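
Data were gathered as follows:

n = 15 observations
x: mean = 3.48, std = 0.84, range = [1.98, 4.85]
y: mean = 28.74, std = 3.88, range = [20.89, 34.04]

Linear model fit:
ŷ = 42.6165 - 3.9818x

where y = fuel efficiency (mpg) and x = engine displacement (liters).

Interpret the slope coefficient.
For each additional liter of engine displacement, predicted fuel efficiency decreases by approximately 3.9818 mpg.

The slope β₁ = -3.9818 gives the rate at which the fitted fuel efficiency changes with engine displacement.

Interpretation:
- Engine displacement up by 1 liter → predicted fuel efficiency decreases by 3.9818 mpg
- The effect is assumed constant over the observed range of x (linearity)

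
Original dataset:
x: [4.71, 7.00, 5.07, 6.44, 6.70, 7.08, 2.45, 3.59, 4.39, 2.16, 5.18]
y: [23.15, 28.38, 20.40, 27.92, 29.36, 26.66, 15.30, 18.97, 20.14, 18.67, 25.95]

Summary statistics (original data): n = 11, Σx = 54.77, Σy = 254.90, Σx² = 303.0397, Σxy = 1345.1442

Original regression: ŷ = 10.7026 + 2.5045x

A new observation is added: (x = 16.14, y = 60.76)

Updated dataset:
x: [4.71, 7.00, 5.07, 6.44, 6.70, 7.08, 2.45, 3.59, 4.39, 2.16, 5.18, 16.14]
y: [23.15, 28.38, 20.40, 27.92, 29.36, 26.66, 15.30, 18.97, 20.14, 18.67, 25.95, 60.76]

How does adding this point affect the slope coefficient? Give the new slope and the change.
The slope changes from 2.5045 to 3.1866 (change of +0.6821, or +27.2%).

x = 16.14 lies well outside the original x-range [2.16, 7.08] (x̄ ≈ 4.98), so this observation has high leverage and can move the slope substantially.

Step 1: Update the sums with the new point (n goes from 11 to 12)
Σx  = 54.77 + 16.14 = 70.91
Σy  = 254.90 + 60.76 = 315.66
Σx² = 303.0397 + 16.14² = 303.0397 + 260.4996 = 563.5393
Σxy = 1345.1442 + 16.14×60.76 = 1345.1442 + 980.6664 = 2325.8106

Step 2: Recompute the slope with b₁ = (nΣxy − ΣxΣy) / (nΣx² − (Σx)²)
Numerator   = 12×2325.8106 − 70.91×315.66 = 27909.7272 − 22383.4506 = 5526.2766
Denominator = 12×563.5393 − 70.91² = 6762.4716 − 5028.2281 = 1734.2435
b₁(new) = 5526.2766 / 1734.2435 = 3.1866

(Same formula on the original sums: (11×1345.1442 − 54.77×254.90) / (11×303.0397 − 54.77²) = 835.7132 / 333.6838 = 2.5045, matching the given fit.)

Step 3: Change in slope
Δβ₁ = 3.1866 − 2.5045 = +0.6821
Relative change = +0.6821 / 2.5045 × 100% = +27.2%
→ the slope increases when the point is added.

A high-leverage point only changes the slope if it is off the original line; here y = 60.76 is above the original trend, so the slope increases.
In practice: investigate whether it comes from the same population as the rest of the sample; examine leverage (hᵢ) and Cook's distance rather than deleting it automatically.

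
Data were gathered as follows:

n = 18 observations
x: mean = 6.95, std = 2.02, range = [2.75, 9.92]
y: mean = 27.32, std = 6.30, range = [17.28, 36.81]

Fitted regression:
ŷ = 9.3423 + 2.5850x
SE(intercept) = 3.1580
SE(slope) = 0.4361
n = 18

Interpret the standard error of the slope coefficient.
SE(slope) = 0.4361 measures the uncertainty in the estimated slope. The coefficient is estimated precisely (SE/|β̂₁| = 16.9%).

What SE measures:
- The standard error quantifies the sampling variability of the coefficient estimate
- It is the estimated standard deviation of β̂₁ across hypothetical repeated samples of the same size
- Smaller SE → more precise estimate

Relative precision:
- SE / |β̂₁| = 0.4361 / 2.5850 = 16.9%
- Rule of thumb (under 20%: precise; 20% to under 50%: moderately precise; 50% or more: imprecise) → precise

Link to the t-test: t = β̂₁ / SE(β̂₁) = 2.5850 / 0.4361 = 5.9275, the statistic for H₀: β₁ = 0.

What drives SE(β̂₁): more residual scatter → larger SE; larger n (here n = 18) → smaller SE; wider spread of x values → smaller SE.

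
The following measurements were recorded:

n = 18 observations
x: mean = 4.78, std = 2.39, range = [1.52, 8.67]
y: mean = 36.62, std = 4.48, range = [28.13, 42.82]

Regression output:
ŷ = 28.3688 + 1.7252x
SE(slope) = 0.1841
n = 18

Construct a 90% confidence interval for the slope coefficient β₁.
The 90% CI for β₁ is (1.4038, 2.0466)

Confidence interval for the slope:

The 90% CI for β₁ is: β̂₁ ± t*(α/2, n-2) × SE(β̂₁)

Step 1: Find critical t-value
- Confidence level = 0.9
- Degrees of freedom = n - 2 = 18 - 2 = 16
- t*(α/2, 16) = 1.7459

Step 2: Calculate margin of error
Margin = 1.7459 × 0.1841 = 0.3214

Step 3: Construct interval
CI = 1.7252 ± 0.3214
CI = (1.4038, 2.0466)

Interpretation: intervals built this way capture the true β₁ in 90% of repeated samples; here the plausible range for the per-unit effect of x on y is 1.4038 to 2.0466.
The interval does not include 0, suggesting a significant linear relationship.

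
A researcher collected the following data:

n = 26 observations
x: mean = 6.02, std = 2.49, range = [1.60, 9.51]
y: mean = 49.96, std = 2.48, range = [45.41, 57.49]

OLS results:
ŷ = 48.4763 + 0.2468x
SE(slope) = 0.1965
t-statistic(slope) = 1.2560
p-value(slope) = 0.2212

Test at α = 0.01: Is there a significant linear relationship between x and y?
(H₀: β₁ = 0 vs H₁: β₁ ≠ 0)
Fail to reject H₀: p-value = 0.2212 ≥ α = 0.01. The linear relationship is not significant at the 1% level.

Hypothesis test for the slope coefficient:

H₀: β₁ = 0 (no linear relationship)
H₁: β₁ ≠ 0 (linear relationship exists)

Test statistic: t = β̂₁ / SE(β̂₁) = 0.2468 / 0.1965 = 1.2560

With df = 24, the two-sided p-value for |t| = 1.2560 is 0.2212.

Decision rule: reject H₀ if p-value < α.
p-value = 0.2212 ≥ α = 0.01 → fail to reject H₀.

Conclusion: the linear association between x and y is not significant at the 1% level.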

.....

Keeping every word as it is, repeat all of the records.

▸ **SOLUTION FOR THIS PROBLEM**:
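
Data were gathered as follows:

n = 15 observations
x: mean = 3.48, std = 0.84, range = [1.98, 4.85]
y: mean = 28.74, std = 3.88, range = [20.89, 34.04]

Linear model fit:
ŷ = 42.6165 - 3.9818x

where y = fuel efficiency (mpg) and x = engine displacement (liters).

Interpret the slope coefficient.
For each additional liter of engine displacement, predicted fuel efficiency decreases by approximately 3.9818 mpg.

The slope β₁ = -3.9818 gives the rate at which the fitted fuel efficiency changes with engine displacement.

Interpretation:
- Engine displacement up by 1 liter → predicted fuel efficiency decreases by 3.9818 mpg
- The effect is assumed constant over the observed range of x (linearity)

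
Original dataset:
x: [4.71, 7.00, 5.07, 6.44, 6.70, 7.08, 2.45, 3.59, 4.39, 2.16, 5.18]
y: [23.15, 28.38, 20.40, 27.92, 29.36, 26.66, 15.30, 18.97, 20.14, 18.67, 25.95]

Summary statistics (original data): n = 11, Σx = 54.77, Σy = 254.90, Σx² = 303.0397, Σxy = 1345.1442

Original regression: ŷ = 10.7026 + 2.5045x

A new observation is added: (x = 16.14, y = 60.76)

Updated dataset:
x: [4.71, 7.00, 5.07, 6.44, 6.70, 7.08, 2.45, 3.59, 4.39, 2.16, 5.18, 16.14]
y: [23.15, 28.38, 20.40, 27.92, 29.36, 26.66, 15.30, 18.97, 20.14, 18.67, 25.95, 60.76]

How does adding this point affect the slope coefficient? Give the new slope and the change.
The slope changes from 2.5045 to 3.1866 (change of +0.6821, or +27.2%).

x = 16.14 lies well outside the original x-range [2.16, 7.08] (x̄ ≈ 4.98), so this observation has high leverage and can move the slope substantially.

Step 1: Update the sums with the new point (n goes from 11 to 12)
Σx  = 54.77 + 16.14 = 70.91
Σy  = 254.90 + 60.76 = 315.66
Σx² = 303.0397 + 16.14² = 303.0397 + 260.4996 = 563.5393
Σxy = 1345.1442 + 16.14×60.76 = 1345.1442 + 980.6664 = 2325.8106

Step 2: Recompute the slope with b₁ = (nΣxy − ΣxΣy) / (nΣx² − (Σx)²)
Numerator   = 12×2325.8106 − 70.91×315.66 = 27909.7272 − 22383.4506 = 5526.2766
Denominator = 12×563.5393 − 70.91² = 6762.4716 − 5028.2281 = 1734.2435
b₁(new) = 5526.2766 / 1734.2435 = 3.1866

(Same formula on the original sums: (11×1345.1442 − 54.77×254.90) / (11×303.0397 − 54.77²) = 835.7132 / 333.6838 = 2.5045, matching the given fit.)

Step 3: Change in slope
Δβ₁ = 3.1866 − 2.5045 = +0.6821
Relative change = +0.6821 / 2.5045 × 100% = +27.2%
→ the slope increases when the point is added.

A high-leverage point only changes the slope if it is off the original line; here y = 60.76 is above the original trend, so the slope increases.
In practice: investigate whether it comes from the same population as the rest of the sample; examine leverage (hᵢ) and Cook's distance rather than deleting it automatically.

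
Data were gathered as follows:

n = 18 observations
x: mean = 6.95, std = 2.02, range = [2.75, 9.92]
y: mean = 27.32, std = 6.30, range = [17.28, 36.81]

Fitted regression:
ŷ = 9.3423 + 2.5850x
SE(intercept) = 3.1580
SE(slope) = 0.4361
n = 18

Interpret the standard error of the slope coefficient.
SE(slope) = 0.4361 measures the uncertainty in the estimated slope. The coefficient is estimated precisely (SE/|β̂₁| = 16.9%).

What SE measures:
- The standard error quantifies the sampling variability of the coefficient estimate
- It is the estimated standard deviation of β̂₁ across hypothetical repeated samples of the same size
- Smaller SE → more precise estimate

Relative precision:
- SE / |β̂₁| = 0.4361 / 2.5850 = 16.9%
- Rule of thumb (under 20%: precise; 20% to under 50%: moderately precise; 50% or more: imprecise) → precise

Link to the t-test: t = β̂₁ / SE(β̂₁) = 2.5850 / 0.4361 = 5.9275, the statistic for H₀: β₁ = 0.

What drives SE(β̂₁): more residual scatter → larger SE; larger n (here n = 18) → smaller SE; wider spread of x values → smaller SE.

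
The following measurements were recorded:

n = 18 observations
x: mean = 4.78, std = 2.39, range = [1.52, 8.67]
y: mean = 36.62, std = 4.48, range = [28.13, 42.82]

Regression output:
ŷ = 28.3688 + 1.7252x
SE(slope) = 0.1841
n = 18

Construct a 90% confidence interval for the slope coefficient β₁.
The 90% CI for β₁ is (1.4038, 2.0466)

Confidence interval for the slope:

The 90% CI for β₁ is: β̂₁ ± t*(α/2, n-2) × SE(β̂₁)

Step 1: Find critical t-value
- Confidence level = 0.9
- Degrees of freedom = n - 2 = 18 - 2 = 16
- t*(α/2, 16) = 1.7459

Step 2: Calculate margin of error
Margin = 1.7459 × 0.1841 = 0.3214

Step 3: Construct interval
CI = 1.7252 ± 0.3214
CI = (1.4038, 2.0466)

Interpretation: intervals built this way capture the true β₁ in 90% of repeated samples; here the plausible range for the per-unit effect of x on y is 1.4038 to 2.0466.
The interval does not include 0, suggesting a significant linear relationship.

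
A researcher collected the following data:

n = 26 observations
x: mean = 6.02, std = 2.49, range = [1.60, 9.51]
y: mean = 49.96, std = 2.48, range = [45.41, 57.49]

OLS results:
ŷ = 48.4763 + 0.2468x
SE(slope) = 0.1965
t-statistic(slope) = 1.2560
p-value(slope) = 0.2212

Test at α = 0.01: Is there a significant linear relationship between x and y?
(H₀: β₁ = 0 vs H₁: β₁ ≠ 0)
Fail to reject H₀: p-value = 0.2212 ≥ α = 0.01. The linear relationship is not significant at the 1% level.

Hypothesis test for the slope coefficient:

H₀: β₁ = 0 (no linear relationship)
H₁: β₁ ≠ 0 (linear relationship exists)

Test statistic: t = β̂₁ / SE(β̂₁) = 0.2468 / 0.1965 = 1.2560

With df = 24, the two-sided p-value for |t| = 1.2560 is 0.2212.

Decision rule: reject H₀ if p-value < α.
p-value = 0.2212 ≥ α = 0.01 → fail to reject H₀.

Conclusion: the linear association between x and y is not significant at the 1% level.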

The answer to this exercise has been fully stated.